The answer must be a single number: how many lines of the entries below include "grow".

* **Records shown**
* * * * *

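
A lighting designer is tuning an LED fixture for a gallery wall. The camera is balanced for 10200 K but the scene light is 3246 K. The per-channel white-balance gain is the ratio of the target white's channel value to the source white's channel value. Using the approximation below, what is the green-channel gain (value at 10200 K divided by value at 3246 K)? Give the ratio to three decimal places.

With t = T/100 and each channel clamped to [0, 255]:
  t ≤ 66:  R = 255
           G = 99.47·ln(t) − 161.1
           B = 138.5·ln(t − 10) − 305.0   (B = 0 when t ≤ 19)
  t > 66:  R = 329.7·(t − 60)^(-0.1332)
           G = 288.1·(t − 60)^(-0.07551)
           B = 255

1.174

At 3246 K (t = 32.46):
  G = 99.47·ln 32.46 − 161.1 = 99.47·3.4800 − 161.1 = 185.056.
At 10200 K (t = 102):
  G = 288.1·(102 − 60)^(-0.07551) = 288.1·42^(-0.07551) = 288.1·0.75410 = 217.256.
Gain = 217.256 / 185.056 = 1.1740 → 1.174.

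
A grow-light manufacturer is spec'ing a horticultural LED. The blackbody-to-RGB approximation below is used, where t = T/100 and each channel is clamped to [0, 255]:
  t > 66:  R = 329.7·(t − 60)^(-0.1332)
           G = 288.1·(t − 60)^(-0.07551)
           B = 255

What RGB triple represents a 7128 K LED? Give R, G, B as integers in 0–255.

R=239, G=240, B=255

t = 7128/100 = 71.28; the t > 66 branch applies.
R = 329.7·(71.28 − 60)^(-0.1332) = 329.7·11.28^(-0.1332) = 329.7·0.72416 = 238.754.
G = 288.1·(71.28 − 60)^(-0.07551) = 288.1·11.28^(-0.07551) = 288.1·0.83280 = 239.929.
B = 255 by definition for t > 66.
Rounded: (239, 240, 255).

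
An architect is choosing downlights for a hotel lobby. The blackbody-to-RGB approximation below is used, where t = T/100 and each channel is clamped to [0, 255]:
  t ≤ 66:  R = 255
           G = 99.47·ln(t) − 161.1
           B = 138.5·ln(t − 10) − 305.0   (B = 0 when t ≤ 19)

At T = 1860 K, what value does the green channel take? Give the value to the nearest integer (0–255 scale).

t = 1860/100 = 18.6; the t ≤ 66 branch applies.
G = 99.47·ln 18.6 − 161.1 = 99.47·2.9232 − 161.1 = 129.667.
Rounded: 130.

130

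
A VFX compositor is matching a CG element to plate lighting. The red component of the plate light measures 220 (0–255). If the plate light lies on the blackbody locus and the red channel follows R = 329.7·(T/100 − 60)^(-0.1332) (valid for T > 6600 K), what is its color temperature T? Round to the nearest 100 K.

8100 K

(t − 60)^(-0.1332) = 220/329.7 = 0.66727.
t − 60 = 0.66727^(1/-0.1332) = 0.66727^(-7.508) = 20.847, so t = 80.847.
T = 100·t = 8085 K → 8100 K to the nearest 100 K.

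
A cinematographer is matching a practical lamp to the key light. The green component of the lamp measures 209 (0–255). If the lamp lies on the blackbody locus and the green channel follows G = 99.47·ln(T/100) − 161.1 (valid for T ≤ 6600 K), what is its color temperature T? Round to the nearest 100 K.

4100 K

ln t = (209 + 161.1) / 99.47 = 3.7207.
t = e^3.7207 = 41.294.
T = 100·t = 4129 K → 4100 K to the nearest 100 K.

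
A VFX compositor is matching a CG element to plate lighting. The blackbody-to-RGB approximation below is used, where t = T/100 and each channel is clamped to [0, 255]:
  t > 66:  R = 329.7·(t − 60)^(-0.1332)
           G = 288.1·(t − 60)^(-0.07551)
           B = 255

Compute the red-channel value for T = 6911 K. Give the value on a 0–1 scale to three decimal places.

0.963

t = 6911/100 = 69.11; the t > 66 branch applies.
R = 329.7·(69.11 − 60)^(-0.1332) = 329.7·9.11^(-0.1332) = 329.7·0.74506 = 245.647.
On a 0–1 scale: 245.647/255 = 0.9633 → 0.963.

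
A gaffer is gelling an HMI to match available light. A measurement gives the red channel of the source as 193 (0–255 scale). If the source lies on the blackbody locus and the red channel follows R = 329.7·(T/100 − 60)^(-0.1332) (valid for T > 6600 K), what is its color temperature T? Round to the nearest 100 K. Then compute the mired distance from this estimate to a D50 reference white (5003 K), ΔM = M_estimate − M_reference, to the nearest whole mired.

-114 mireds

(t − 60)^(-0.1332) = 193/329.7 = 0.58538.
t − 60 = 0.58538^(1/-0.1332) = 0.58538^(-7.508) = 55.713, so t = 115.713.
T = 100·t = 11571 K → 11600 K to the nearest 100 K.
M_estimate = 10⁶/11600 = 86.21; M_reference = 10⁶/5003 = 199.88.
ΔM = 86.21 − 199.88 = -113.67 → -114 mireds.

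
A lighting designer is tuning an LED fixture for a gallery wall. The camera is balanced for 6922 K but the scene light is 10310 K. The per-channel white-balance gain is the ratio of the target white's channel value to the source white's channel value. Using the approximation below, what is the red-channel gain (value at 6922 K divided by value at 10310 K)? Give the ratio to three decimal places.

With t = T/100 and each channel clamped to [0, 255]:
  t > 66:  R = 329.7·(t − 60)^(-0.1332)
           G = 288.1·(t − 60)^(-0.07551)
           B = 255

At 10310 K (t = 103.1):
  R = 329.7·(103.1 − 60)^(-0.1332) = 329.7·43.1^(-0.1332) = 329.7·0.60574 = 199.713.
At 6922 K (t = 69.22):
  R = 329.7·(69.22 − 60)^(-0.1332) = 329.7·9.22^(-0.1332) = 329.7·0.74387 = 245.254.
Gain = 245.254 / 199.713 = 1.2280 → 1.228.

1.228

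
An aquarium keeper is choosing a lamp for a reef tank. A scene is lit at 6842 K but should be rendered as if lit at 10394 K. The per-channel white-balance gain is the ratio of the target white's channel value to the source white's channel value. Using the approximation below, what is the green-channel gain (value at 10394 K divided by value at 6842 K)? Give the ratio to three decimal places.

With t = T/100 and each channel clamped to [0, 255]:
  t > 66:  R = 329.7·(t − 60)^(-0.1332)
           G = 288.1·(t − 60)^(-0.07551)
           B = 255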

* * * * *

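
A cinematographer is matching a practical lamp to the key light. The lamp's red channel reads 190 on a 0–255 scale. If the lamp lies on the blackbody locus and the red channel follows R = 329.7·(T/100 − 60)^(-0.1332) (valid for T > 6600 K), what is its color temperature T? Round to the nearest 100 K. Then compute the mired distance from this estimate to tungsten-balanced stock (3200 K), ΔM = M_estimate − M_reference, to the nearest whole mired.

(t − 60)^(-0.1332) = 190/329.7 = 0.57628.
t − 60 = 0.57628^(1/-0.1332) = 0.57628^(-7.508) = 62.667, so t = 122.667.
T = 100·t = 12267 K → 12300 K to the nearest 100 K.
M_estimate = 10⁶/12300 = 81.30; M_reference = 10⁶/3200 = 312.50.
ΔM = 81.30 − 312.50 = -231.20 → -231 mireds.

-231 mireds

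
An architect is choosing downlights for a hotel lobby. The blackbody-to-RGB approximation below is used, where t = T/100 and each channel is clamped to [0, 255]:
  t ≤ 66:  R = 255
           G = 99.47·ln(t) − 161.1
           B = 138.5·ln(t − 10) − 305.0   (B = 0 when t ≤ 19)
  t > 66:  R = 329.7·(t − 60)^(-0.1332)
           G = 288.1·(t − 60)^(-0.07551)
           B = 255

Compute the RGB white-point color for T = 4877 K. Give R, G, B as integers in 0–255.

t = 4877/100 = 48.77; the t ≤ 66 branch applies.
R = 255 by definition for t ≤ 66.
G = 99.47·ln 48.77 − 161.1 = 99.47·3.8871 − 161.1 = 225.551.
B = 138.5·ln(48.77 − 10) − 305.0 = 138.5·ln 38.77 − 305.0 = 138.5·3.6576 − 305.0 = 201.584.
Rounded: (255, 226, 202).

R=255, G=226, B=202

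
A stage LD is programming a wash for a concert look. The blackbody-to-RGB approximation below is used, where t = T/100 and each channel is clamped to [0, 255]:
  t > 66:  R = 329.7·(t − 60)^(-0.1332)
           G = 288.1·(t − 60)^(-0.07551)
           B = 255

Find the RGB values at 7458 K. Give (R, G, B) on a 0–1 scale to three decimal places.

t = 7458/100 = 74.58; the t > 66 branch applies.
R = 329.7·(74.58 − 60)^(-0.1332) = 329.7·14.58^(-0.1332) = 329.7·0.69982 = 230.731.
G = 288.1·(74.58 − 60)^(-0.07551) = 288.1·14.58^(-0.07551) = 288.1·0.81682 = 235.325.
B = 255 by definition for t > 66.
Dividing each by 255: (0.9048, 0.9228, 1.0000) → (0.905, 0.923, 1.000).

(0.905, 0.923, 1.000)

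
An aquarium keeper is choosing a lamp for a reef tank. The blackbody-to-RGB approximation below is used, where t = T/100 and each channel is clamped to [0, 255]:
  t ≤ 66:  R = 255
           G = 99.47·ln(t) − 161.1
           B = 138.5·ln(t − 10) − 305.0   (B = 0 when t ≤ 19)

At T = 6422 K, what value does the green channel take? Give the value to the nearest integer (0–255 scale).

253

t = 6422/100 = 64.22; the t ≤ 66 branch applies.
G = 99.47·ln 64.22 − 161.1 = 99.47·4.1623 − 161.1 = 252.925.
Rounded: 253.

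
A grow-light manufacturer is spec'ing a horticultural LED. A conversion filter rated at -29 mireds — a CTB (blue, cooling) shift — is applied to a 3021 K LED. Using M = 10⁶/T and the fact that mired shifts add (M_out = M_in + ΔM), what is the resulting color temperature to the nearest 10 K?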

* * * * *

* **Task output**
2